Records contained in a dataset
---*---

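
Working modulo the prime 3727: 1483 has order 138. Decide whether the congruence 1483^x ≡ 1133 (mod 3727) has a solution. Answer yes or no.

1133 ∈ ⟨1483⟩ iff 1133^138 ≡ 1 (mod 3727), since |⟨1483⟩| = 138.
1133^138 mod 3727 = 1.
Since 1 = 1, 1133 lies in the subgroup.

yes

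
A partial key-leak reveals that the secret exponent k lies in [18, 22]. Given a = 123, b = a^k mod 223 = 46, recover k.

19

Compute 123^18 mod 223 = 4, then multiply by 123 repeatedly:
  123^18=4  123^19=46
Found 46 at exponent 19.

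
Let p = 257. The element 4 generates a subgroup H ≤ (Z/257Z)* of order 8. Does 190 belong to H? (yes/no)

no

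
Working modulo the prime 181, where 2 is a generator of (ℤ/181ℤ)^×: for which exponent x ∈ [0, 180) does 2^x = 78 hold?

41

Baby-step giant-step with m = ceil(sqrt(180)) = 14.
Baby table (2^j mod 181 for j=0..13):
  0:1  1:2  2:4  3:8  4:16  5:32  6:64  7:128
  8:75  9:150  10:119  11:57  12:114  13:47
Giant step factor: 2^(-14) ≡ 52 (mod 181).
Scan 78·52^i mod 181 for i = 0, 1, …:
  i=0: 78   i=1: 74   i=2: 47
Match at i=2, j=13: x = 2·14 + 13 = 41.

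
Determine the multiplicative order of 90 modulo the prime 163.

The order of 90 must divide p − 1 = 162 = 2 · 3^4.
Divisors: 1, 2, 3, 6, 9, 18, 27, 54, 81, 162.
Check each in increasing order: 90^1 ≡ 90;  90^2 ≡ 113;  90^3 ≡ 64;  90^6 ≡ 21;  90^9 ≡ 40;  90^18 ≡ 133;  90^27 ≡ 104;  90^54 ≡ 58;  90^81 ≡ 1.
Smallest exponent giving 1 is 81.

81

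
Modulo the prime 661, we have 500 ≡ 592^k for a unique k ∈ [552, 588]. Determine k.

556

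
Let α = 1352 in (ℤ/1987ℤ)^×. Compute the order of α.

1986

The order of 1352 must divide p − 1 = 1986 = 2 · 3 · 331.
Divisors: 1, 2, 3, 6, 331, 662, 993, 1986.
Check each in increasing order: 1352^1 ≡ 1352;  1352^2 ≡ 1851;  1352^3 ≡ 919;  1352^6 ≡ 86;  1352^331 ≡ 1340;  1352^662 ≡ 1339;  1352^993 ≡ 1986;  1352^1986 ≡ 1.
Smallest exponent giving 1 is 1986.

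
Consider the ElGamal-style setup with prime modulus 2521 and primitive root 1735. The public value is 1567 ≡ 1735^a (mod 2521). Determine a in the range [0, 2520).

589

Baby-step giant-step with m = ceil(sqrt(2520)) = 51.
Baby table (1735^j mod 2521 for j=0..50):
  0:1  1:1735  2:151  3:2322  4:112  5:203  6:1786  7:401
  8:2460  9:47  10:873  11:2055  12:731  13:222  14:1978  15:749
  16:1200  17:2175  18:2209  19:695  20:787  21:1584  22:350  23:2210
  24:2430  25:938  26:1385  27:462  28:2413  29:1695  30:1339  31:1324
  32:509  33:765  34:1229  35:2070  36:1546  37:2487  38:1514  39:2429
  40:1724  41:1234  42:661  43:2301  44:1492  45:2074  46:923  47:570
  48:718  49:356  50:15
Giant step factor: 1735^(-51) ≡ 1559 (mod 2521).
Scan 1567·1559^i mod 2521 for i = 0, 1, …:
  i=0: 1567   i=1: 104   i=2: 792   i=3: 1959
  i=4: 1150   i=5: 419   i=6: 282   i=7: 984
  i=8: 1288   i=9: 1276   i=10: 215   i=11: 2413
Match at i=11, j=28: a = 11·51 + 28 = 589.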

---*---

Task directions
Nothing in the data may change. Give it again in full.

Solution to the problem
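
Working modulo the prime 3727: 1483 has order 138. Decide whether the congruence 1483^x ≡ 1133 (mod 3727) has a solution. Answer yes or no.

1133 ∈ ⟨1483⟩ iff 1133^138 ≡ 1 (mod 3727), since |⟨1483⟩| = 138.
1133^138 mod 3727 = 1.
Since 1 = 1, 1133 lies in the subgroup.

yes

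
A partial key-leak reveals that the secret exponent k lies in [18, 22]. Given a = 123, b = a^k mod 223 = 46, recover k.

19

Compute 123^18 mod 223 = 4, then multiply by 123 repeatedly:
  123^18=4  123^19=46
Found 46 at exponent 19.

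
Let p = 257. The element 4 generates a subgroup H ≤ (Z/257Z)* of order 8. Does 190 belong to H? (yes/no)

no

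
Working modulo the prime 181, where 2 is a generator of (ℤ/181ℤ)^×: for which exponent x ∈ [0, 180) does 2^x = 78 hold?

41

Baby-step giant-step with m = ceil(sqrt(180)) = 14.
Baby table (2^j mod 181 for j=0..13):
  0:1  1:2  2:4  3:8  4:16  5:32  6:64  7:128
  8:75  9:150  10:119  11:57  12:114  13:47
Giant step factor: 2^(-14) ≡ 52 (mod 181).
Scan 78·52^i mod 181 for i = 0, 1, …:
  i=0: 78   i=1: 74   i=2: 47
Match at i=2, j=13: x = 2·14 + 13 = 41.

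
Determine the multiplicative order of 90 modulo the prime 163.

The order of 90 must divide p − 1 = 162 = 2 · 3^4.
Divisors: 1, 2, 3, 6, 9, 18, 27, 54, 81, 162.
Check each in increasing order: 90^1 ≡ 90;  90^2 ≡ 113;  90^3 ≡ 64;  90^6 ≡ 21;  90^9 ≡ 40;  90^18 ≡ 133;  90^27 ≡ 104;  90^54 ≡ 58;  90^81 ≡ 1.
Smallest exponent giving 1 is 81.

81

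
Modulo the prime 661, we have 500 ≡ 592^k for a unique k ∈ [552, 588]. Determine k.

556

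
Let α = 1352 in (ℤ/1987ℤ)^×. Compute the order of α.

1986

The order of 1352 must divide p − 1 = 1986 = 2 · 3 · 331.
Divisors: 1, 2, 3, 6, 331, 662, 993, 1986.
Check each in increasing order: 1352^1 ≡ 1352;  1352^2 ≡ 1851;  1352^3 ≡ 919;  1352^6 ≡ 86;  1352^331 ≡ 1340;  1352^662 ≡ 1339;  1352^993 ≡ 1986;  1352^1986 ≡ 1.
Smallest exponent giving 1 is 1986.

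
Consider the ElGamal-style setup with prime modulus 2521 and primitive root 1735. The public value is 1567 ≡ 1735^a (mod 2521). Determine a in the range [0, 2520).

589

Baby-step giant-step with m = ceil(sqrt(2520)) = 51.
Baby table (1735^j mod 2521 for j=0..50):
  0:1  1:1735  2:151  3:2322  4:112  5:203  6:1786  7:401
  8:2460  9:47  10:873  11:2055  12:731  13:222  14:1978  15:749
  16:1200  17:2175  18:2209  19:695  20:787  21:1584  22:350  23:2210
  24:2430  25:938  26:1385  27:462  28:2413  29:1695  30:1339  31:1324
  32:509  33:765  34:1229  35:2070  36:1546  37:2487  38:1514  39:2429
  40:1724  41:1234  42:661  43:2301  44:1492  45:2074  46:923  47:570
  48:718  49:356  50:15
Giant step factor: 1735^(-51) ≡ 1559 (mod 2521).
Scan 1567·1559^i mod 2521 for i = 0, 1, …:
  i=0: 1567   i=1: 104   i=2: 792   i=3: 1959
  i=4: 1150   i=5: 419   i=6: 282   i=7: 984
  i=8: 1288   i=9: 1276   i=10: 215   i=11: 2413
Match at i=11, j=28: a = 11·51 + 28 = 589.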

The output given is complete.